Problem to work on
Down to the last character, transcribe every record.

[Collected data entries]
# # # # #

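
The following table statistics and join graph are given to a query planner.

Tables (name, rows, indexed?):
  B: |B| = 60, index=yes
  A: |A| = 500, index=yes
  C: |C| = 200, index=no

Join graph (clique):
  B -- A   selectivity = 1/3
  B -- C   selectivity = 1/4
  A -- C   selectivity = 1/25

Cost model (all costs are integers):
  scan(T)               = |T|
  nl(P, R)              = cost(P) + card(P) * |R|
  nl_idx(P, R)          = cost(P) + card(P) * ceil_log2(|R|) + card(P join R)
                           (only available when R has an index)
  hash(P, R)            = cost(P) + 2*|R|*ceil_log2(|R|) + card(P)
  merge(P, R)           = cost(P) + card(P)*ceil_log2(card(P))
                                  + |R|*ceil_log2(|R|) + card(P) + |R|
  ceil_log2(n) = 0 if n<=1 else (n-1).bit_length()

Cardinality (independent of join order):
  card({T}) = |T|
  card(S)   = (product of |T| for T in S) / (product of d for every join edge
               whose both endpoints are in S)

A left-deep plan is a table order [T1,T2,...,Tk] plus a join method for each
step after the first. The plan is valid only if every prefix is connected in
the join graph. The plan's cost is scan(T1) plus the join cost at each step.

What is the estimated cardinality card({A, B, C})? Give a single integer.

Tables in S: A(500), B(60), C(200)
Edges inside S: B-A(d=3), B-C(d=4), A-C(d=25)
numerator = 500 * 60 * 200 = 6000000
denominator = 3 * 4 * 25 = 300
card(S) = 6000000 / 300 = 20000

20000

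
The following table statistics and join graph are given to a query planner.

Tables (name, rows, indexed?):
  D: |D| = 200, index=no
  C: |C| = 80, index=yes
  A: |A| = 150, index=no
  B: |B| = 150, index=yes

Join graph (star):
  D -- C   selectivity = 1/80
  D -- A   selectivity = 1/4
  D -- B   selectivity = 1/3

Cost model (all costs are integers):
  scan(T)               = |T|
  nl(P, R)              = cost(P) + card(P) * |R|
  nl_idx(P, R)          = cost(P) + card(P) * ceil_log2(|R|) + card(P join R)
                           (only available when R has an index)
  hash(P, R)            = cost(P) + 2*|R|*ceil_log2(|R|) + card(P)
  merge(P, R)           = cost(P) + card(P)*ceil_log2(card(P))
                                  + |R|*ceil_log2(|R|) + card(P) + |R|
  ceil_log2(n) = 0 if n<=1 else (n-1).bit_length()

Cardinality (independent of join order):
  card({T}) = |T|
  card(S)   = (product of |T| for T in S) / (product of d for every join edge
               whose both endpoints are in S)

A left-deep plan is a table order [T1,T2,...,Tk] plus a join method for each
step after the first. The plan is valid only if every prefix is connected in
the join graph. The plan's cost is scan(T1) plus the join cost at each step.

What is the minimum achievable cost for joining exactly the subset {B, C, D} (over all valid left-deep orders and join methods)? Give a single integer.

Selinger DP over subsets of {B,C,D}:
  {D}: scan cost=200, card=200
  {C}: scan cost=80, card=80
  {B}: scan cost=150, card=150
  {CD}: card=200; try (C,hash)→1520, (C,nl_idx)→1800, (D,merge)→2520, (C,merge)→2640, (D,hash)→3360, (D,nl)→16080 …(+1); best=1520 via (C,hash)
  {BD}: card=10000; try (B,hash)→2800, (D,merge)→3300, (B,merge)→3350, (D,hash)→3500, (B,nl_idx)→11800, (D,nl)→30150 …(+1); best=2800 via (B,hash)
  {BCD}: card=10000; try (B,hash)→4120, (B,merge)→4670, (B,nl_idx)→13120, (C,hash)→13920, (B,nl)→31520, (C,nl_idx)→82800 …(+2); best=4120 via (B,hash)

4120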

# # # # #

Answer for the task
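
The following table statistics and join graph are given to a query planner.

Tables (name, rows, indexed?):
  B: |B| = 60, index=yes
  A: |A| = 500, index=yes
  C: |C| = 200, index=no

Join graph (clique):
  B -- A   selectivity = 1/3
  B -- C   selectivity = 1/4
  A -- C   selectivity = 1/25

Cost model (all costs are integers):
  scan(T)               = |T|
  nl(P, R)              = cost(P) + card(P) * |R|
  nl_idx(P, R)          = cost(P) + card(P) * ceil_log2(|R|) + card(P join R)
                           (only available when R has an index)
  hash(P, R)            = cost(P) + 2*|R|*ceil_log2(|R|) + card(P)
  merge(P, R)           = cost(P) + card(P)*ceil_log2(card(P))
                                  + |R|*ceil_log2(|R|) + card(P) + |R|
  ceil_log2(n) = 0 if n<=1 else (n-1).bit_length()

Cardinality (independent of join order):
  card({T}) = |T|
  card(S)   = (product of |T| for T in S) / (product of d for every join edge
               whose both endpoints are in S)

A left-deep plan is a table order [T1,T2,...,Tk] plus a join method for each
step after the first. The plan is valid only if every prefix is connected in
the join graph. The plan's cost is scan(T1) plus the join cost at each step.

What is the estimated cardinality card({A, B, C})? Give a single integer.

Tables in S: A(500), B(60), C(200)
Edges inside S: B-A(d=3), B-C(d=4), A-C(d=25)
numerator = 500 * 60 * 200 = 6000000
denominator = 3 * 4 * 25 = 300
card(S) = 6000000 / 300 = 20000

20000

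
The following table statistics and join graph are given to a query planner.

Tables (name, rows, indexed?):
  D: |D| = 200, index=no
  C: |C| = 80, index=yes
  A: |A| = 150, index=no
  B: |B| = 150, index=yes

Join graph (star):
  D -- C   selectivity = 1/80
  D -- A   selectivity = 1/4
  D -- B   selectivity = 1/3

Cost model (all costs are integers):
  scan(T)               = |T|
  nl(P, R)              = cost(P) + card(P) * |R|
  nl_idx(P, R)          = cost(P) + card(P) * ceil_log2(|R|) + card(P join R)
                           (only available when R has an index)
  hash(P, R)            = cost(P) + 2*|R|*ceil_log2(|R|) + card(P)
  merge(P, R)           = cost(P) + card(P)*ceil_log2(card(P))
                                  + |R|*ceil_log2(|R|) + card(P) + |R|
  ceil_log2(n) = 0 if n<=1 else (n-1).bit_length()

Cardinality (independent of join order):
  card({T}) = |T|
  card(S)   = (product of |T| for T in S) / (product of d for every join edge
               whose both endpoints are in S)

A left-deep plan is a table order [T1,T2,...,Tk] plus a join method for each
step after the first. The plan is valid only if every prefix is connected in
the join graph. The plan's cost is scan(T1) plus the join cost at each step.

What is the minimum achievable cost for joining exactly the subset {B, C, D} (over all valid left-deep orders and join methods)? Give a single integer.

Selinger DP over subsets of {B,C,D}:
  {D}: scan cost=200, card=200
  {C}: scan cost=80, card=80
  {B}: scan cost=150, card=150
  {CD}: card=200; try (C,hash)→1520, (C,nl_idx)→1800, (D,merge)→2520, (C,merge)→2640, (D,hash)→3360, (D,nl)→16080 …(+1); best=1520 via (C,hash)
  {BD}: card=10000; try (B,hash)→2800, (D,merge)→3300, (B,merge)→3350, (D,hash)→3500, (B,nl_idx)→11800, (D,nl)→30150 …(+1); best=2800 via (B,hash)
  {BCD}: card=10000; try (B,hash)→4120, (B,merge)→4670, (B,nl_idx)→13120, (C,hash)→13920, (B,nl)→31520, (C,nl_idx)→82800 …(+2); best=4120 via (B,hash)

4120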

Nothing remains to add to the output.